## DATA FOR THE TASK
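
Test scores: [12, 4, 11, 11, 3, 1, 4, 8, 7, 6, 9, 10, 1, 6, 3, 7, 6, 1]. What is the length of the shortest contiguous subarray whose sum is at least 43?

6

add 12: running sum 12 < 43
add 4: running sum 16 < 43
add 11: running sum 27 < 43
add 11: running sum 38 < 43
add 3: running sum 41 < 43
add 1: running sum 42 < 43
end 6: [12, 4, 11, 11, 3, 1, 4] sum 46, len 7
end 7: [12, 4, 11, 11, 3, 1, 4, 8] sum 54, len 8
end 8: [11, 11, 3, 1, 4, 8, 7] sum 45, len 7
end 9: [11, 11, 3, 1, 4, 8, 7, 6] sum 51, len 8
end 10: [11, 3, 1, 4, 8, 7, 6, 9] sum 49, len 8
end 11: [4, 8, 7, 6, 9, 10] sum 44, len 6
end 12: [4, 8, 7, 6, 9, 10, 1] sum 45, len 7
end 13: [8, 7, 6, 9, 10, 1, 6] sum 47, len 7
end 14: [8, 7, 6, 9, 10, 1, 6, 3] sum 50, len 8
end 15: [7, 6, 9, 10, 1, 6, 3, 7] sum 49, len 8
end 16: [6, 9, 10, 1, 6, 3, 7, 6] sum 48, len 8
end 17: [9, 10, 1, 6, 3, 7, 6, 1] sum 43, len 8
Shortest qualifying length: 6.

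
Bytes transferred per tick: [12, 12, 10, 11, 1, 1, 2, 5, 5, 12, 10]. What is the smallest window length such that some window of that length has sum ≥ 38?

add 12: running sum 12 < 38
add 12: running sum 24 < 38
add 10: running sum 34 < 38
add 11: shortest ending here [12, 12, 10, 11] sum 45, len 4
add 1: shortest ending here [12, 12, 10, 11, 1] sum 46, len 5
add 1: shortest ending here [12, 12, 10, 11, 1, 1] sum 47, len 6
add 2: shortest ending here [12, 12, 10, 11, 1, 1, 2] sum 49, len 7
add 5: shortest ending here [12, 10, 11, 1, 1, 2, 5] sum 42, len 7
add 5: shortest ending here [12, 10, 11, 1, 1, 2, 5, 5] sum 47, len 8
add 12: shortest ending here [10, 11, 1, 1, 2, 5, 5, 12] sum 47, len 8
add 10: shortest ending here [11, 1, 1, 2, 5, 5, 12, 10] sum 47, len 8
Shortest qualifying length: 4.

4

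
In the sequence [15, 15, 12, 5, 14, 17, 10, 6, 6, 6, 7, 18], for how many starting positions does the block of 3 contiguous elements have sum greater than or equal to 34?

3

15 15 12 → sum 42  ≥ 34 ✓
15 12 5 → sum 32
12 5 14 → sum 31
5 14 17 → sum 36  ≥ 34 ✓
14 17 10 → sum 41  ≥ 34 ✓
17 10 6 → sum 33
10 6 6 → sum 22
6 6 6 → sum 18
6 6 7 → sum 19
6 7 18 → sum 31
3 windows satisfy the condition.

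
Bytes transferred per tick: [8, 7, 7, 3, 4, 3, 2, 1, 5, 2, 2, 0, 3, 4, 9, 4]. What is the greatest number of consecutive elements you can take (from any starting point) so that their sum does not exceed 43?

add 8: [8] sum 8, len 1
add 7: [8, 7] sum 15, len 2
add 7: [8, 7, 7] sum 22, len 3
add 3: [8, 7, 7, 3] sum 25, len 4
add 4: [8, 7, 7, 3, 4] sum 29, len 5
add 3: [8, 7, 7, 3, 4, 3] sum 32, len 6
add 2: [8, 7, 7, 3, 4, 3, 2] sum 34, len 7
add 1: [8, 7, 7, 3, 4, 3, 2, 1] sum 35, len 8
add 5: [8, 7, 7, 3, 4, 3, 2, 1, 5] sum 40, len 9
add 2: [8, 7, 7, 3, 4, 3, 2, 1, 5, 2] sum 42, len 10
add 2: [7, 7, 3, 4, 3, 2, 1, 5, 2, 2] sum 36, len 10
add 0: [7, 7, 3, 4, 3, 2, 1, 5, 2, 2, 0] sum 36, len 11
add 3: [7, 7, 3, 4, 3, 2, 1, 5, 2, 2, 0, 3] sum 39, len 12
add 4: [7, 7, 3, 4, 3, 2, 1, 5, 2, 2, 0, 3, 4] sum 43, len 13
add 9: [3, 4, 3, 2, 1, 5, 2, 2, 0, 3, 4, 9] sum 38, len 12
add 4: [3, 4, 3, 2, 1, 5, 2, 2, 0, 3, 4, 9, 4] sum 42, len 13
Longest length seen: 13.

13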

## TASK STATEMENT
Look above for the line containing "not exceed 43?"; copy from it through the last line, exactly, and nothing more.

## RESPONSE AREA
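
Bytes transferred per tick: [8, 7, 7, 3, 4, 3, 2, 1, 5, 2, 2, 0, 3, 4, 9, 4]. What is the greatest number of consecutive elements you can take (from any starting point) so that their sum does not exceed 43?

add 8: [8] sum 8, len 1
add 7: [8, 7] sum 15, len 2
add 7: [8, 7, 7] sum 22, len 3
add 3: [8, 7, 7, 3] sum 25, len 4
add 4: [8, 7, 7, 3, 4] sum 29, len 5
add 3: [8, 7, 7, 3, 4, 3] sum 32, len 6
add 2: [8, 7, 7, 3, 4, 3, 2] sum 34, len 7
add 1: [8, 7, 7, 3, 4, 3, 2, 1] sum 35, len 8
add 5: [8, 7, 7, 3, 4, 3, 2, 1, 5] sum 40, len 9
add 2: [8, 7, 7, 3, 4, 3, 2, 1, 5, 2] sum 42, len 10
add 2: [7, 7, 3, 4, 3, 2, 1, 5, 2, 2] sum 36, len 10
add 0: [7, 7, 3, 4, 3, 2, 1, 5, 2, 2, 0] sum 36, len 11
add 3: [7, 7, 3, 4, 3, 2, 1, 5, 2, 2, 0, 3] sum 39, len 12
add 4: [7, 7, 3, 4, 3, 2, 1, 5, 2, 2, 0, 3, 4] sum 43, len 13
add 9: [3, 4, 3, 2, 1, 5, 2, 2, 0, 3, 4, 9] sum 38, len 12
add 4: [3, 4, 3, 2, 1, 5, 2, 2, 0, 3, 4, 9, 4] sum 42, len 13
Longest length seen: 13.

13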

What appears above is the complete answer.